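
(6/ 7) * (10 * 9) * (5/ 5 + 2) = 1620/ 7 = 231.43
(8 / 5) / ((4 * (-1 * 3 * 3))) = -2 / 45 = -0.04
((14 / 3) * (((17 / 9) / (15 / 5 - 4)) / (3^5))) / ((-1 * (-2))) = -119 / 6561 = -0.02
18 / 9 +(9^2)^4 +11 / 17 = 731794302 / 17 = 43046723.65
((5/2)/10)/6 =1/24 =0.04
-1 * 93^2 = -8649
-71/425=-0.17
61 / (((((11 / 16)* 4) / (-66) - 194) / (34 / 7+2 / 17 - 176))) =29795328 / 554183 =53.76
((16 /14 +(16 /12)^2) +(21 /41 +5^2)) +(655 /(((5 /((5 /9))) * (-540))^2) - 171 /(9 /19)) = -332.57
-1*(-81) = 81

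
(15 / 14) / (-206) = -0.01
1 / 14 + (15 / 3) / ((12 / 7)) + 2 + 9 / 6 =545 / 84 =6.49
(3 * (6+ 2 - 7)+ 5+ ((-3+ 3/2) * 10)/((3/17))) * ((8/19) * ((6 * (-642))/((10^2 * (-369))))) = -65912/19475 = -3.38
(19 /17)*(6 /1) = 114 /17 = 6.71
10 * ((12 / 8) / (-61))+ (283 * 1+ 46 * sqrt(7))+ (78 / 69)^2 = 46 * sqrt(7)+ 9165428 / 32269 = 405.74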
=====
_Exercise brief_
Give an exact transcription of the data shown above.

_Answer space_
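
(6/ 7) * (10 * 9) * (5/ 5 + 2) = 1620/ 7 = 231.43
(8 / 5) / ((4 * (-1 * 3 * 3))) = -2 / 45 = -0.04
((14 / 3) * (((17 / 9) / (15 / 5 - 4)) / (3^5))) / ((-1 * (-2))) = -119 / 6561 = -0.02
18 / 9 +(9^2)^4 +11 / 17 = 731794302 / 17 = 43046723.65
((5/2)/10)/6 =1/24 =0.04
-1 * 93^2 = -8649
-71/425=-0.17
61 / (((((11 / 16)* 4) / (-66) - 194) / (34 / 7+2 / 17 - 176))) =29795328 / 554183 =53.76
((16 /14 +(16 /12)^2) +(21 /41 +5^2)) +(655 /(((5 /((5 /9))) * (-540))^2) - 171 /(9 /19)) = -332.57
-1*(-81) = 81

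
(15 / 14) / (-206) = -0.01
1 / 14 + (15 / 3) / ((12 / 7)) + 2 + 9 / 6 =545 / 84 =6.49
(3 * (6+ 2 - 7)+ 5+ ((-3+ 3/2) * 10)/((3/17))) * ((8/19) * ((6 * (-642))/((10^2 * (-369))))) = -65912/19475 = -3.38
(19 /17)*(6 /1) = 114 /17 = 6.71
10 * ((12 / 8) / (-61))+ (283 * 1+ 46 * sqrt(7))+ (78 / 69)^2 = 46 * sqrt(7)+ 9165428 / 32269 = 405.74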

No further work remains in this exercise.